SUPPLIED RECORDS section start

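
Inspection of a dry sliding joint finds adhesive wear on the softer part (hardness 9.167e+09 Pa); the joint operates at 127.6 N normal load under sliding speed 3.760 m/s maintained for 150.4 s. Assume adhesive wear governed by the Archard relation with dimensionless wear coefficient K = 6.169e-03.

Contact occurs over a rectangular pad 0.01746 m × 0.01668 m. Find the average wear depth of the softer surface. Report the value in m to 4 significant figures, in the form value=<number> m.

The intermediates are shown rounded. Every step holds full precision, and one last rounding to four significant figures.
Convert: Sliding distance L = v·t = 3.760 m/s × 150.4 s = 565.5 m.
Convert: Contact area A = 0.01746 m × 0.01668 m = 2.912e-04 m².
In SI base units: W = 127.6 N, H = 9.167e+09 Pa, K = 6.169e-03.
Worn volume V = K·W·L/H = 6.169e-03 · 127.6 · 565.5 / 9.167e+09 = 4.856e-08 m³.
Average depth h = V/A = 4.856e-08 / 2.912e-04 = 1.667e-04 m.

value=1.667e-04 m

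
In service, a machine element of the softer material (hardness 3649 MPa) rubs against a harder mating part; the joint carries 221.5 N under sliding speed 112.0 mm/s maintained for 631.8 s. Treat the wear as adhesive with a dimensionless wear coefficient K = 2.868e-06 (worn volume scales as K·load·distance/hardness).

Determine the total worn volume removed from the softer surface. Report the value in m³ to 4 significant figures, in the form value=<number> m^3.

value=1.232e-11 m^3

The algebra runs at full precision; intermediate values are displayed rounded — one last rounding, at four significant digits.
Convert: Sliding speed v = 112.0 mm/s = 0.1120 m/s. Distance covered L = v·t = 0.1120 m/s × 631.8 s = 70.76 m.
Convert: Hardness H = 3649 MPa = 3.649e+09 Pa.
Expressed in SI base units: W = 221.5 N, H = 3.649e+09 Pa, K = 2.868e-06.
By Archard's law, V = K·W·L/H = 2.868e-06 · 221.5 · 70.76 / 3.649e+09 = 1.232e-11 m³.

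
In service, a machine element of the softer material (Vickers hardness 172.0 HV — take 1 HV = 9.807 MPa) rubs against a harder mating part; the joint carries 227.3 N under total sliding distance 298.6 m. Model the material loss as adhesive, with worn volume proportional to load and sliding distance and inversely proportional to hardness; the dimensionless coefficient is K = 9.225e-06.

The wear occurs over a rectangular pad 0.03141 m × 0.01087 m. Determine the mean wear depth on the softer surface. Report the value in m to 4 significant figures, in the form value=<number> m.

value=1.087e-06 m

Intermediates are printed rounded. Each operation keeps exact precision; one final rounding to four significant figures.
Convert: Hardness H = 172.0 HV × 9.807 MPa/HV = 1687 MPa = 1.687e+09 Pa.
Convert: Contact area A = 0.03141 m × 0.01087 m = 3.414e-04 m².
Collected in SI base units: W = 227.3 N, H = 1.687e+09 Pa, K = 9.225e-06.
Archard volume V = K·W·L/H = 9.225e-06 · 227.3 · 298.6 / 1.687e+09 = 3.712e-10 m³.
Wear depth h = V/A = 3.712e-10 / 3.414e-04 = 1.087e-06 m.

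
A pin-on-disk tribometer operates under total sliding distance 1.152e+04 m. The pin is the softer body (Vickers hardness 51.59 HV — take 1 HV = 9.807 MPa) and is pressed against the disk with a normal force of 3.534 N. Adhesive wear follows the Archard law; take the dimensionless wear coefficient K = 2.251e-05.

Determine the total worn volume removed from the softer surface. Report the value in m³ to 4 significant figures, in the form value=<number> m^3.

value=1.811e-09 m^3

Intermediates are printed rounded; each operation runs at full float precision, and rounded just once, at four significant figures.
Convert: Hardness H = 51.59 HV × 9.807 MPa/HV = 505.9 MPa = 5.059e+08 Pa.
Collected in SI base units: W = 3.534 N, H = 5.059e+08 Pa, K = 2.251e-05.
The Archard volume V = K·W·L/H = 2.251e-05 · 3.534 · 1.152e+04 / 5.059e+08 = 1.811e-09 m³.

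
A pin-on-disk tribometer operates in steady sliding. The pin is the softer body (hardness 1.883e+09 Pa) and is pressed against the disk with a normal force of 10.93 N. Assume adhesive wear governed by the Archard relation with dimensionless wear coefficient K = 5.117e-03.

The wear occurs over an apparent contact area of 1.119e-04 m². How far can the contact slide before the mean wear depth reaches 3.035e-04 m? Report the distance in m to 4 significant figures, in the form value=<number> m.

The computation runs at full precision — intermediate values appear rounded; one last rounding: 4 significant digits.
SI base units throughout: W = 10.93 N, H = 1.883e+09 Pa, K = 5.117e-03.
Wearable volume V_lim = h_lim·A = 3.035e-04 · 1.119e-04 = 3.396e-08 m³.
Inverting, life L = V_lim·H/(K·W) = 3.396e-08 · 1.883e+09 / (5.117e-03 · 10.93) = 1143 m.

value=1143 m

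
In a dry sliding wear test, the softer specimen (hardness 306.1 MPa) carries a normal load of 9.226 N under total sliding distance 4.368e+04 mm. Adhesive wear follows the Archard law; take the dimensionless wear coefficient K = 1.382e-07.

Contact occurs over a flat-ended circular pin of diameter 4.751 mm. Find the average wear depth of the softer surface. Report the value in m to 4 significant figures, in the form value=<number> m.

value=1.026e-08 m

Intermediate values are displayed rounded, and each operation maintains full precision. Rounded just once, at 4 significant figures.
Convert: Path length L = 4.368e+04 mm = 43.68 m.
Convert: Hardness H = 306.1 MPa = 3.061e+08 Pa.
Convert: Pin diameter d = 4.751 mm = 0.004751 m. Contact area A = π·d²/4 = π·(0.004751 m)²/4 = 1.773e-05 m².
As SI base values: W = 9.226 N, H = 3.061e+08 Pa, K = 1.382e-07.
The Archard volume V = K·W·L/H = 1.382e-07 · 9.226 · 43.68 / 3.061e+08 = 1.819e-13 m³.
Mean depth h = V/A = 1.819e-13 / 1.773e-05 = 1.026e-08 m.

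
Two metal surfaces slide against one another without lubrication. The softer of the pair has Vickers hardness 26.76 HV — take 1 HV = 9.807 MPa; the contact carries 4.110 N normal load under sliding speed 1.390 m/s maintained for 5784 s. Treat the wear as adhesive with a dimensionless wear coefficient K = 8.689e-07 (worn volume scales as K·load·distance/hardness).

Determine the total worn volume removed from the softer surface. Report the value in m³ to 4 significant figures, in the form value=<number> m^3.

Each operation maintains full float precision — intermediates are displayed rounded. Rounded just once: 4 significant figures.
Convert: Distance covered L = v·t = 1.390 m/s × 5784 s = 8040 m.
Convert: Hardness H = 26.76 HV × 9.807 MPa/HV = 262.4 MPa = 2.624e+08 Pa.
Restated in SI base units: W = 4.110 N, H = 2.624e+08 Pa, K = 8.689e-07.
The Archard volume V = K·W·L/H = 8.689e-07 · 4.110 · 8040 / 2.624e+08 = 1.094e-10 m³.

value=1.094e-10 m^3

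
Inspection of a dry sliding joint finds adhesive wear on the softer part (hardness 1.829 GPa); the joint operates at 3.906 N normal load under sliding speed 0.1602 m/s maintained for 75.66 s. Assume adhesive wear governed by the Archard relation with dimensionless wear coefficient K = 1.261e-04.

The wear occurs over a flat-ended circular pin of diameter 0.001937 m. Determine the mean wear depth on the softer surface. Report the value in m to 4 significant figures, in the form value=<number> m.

Intermediate values are printed rounded — all working math holds full precision. Rounded just once to 4 significant digits.
Convert: Sliding distance L = v·t = 0.1602 m/s × 75.66 s = 12.12 m.
Convert: Hardness H = 1.829 GPa = 1.829e+09 Pa.
Convert: Contact area A = π·d²/4 = π·(0.001937 m)²/4 = 2.947e-06 m².
As SI base values: W = 3.906 N, H = 1.829e+09 Pa, K = 1.261e-04.
By Archard's law, V = K·W·L/H = 1.261e-04 · 3.906 · 12.12 / 1.829e+09 = 3.264e-12 m³.
Depth h = V/A = 3.264e-12 / 2.947e-06 = 1.108e-06 m.

value=1.108e-06 m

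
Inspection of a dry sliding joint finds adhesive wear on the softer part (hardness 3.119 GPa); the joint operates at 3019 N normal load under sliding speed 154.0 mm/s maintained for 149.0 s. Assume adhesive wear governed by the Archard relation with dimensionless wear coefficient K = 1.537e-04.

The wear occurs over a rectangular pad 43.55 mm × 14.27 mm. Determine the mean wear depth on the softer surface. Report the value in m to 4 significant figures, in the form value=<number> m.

value=5.493e-06 m

The computation runs at full precision — intermediate values are shown rounded — one last rounding, at 4 significant figures.
Convert: Sliding speed v = 154.0 mm/s = 0.1540 m/s. Distance L = v·t = 0.1540 m/s × 149.0 s = 22.95 m.
Convert: Hardness H = 3.119 GPa = 3.119e+09 Pa.
Convert: Pad sides 43.55 mm × 14.27 mm = 0.04355 m × 0.01427 m. Contact area A = 0.04355 m × 0.01427 m = 6.215e-04 m².
Working in SI base units: W = 3019 N, H = 3.119e+09 Pa, K = 1.537e-04.
Archard volume V = K·W·L/H = 1.537e-04 · 3019 · 22.95 / 3.119e+09 = 3.414e-09 m³.
Depth h = V/A = 3.414e-09 / 6.215e-04 = 5.493e-06 m.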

SUPPLIED RECORDS section end

A single number is the expected answer: how many lines of the entries contain "tribometer".

TASK OUTPUT:
2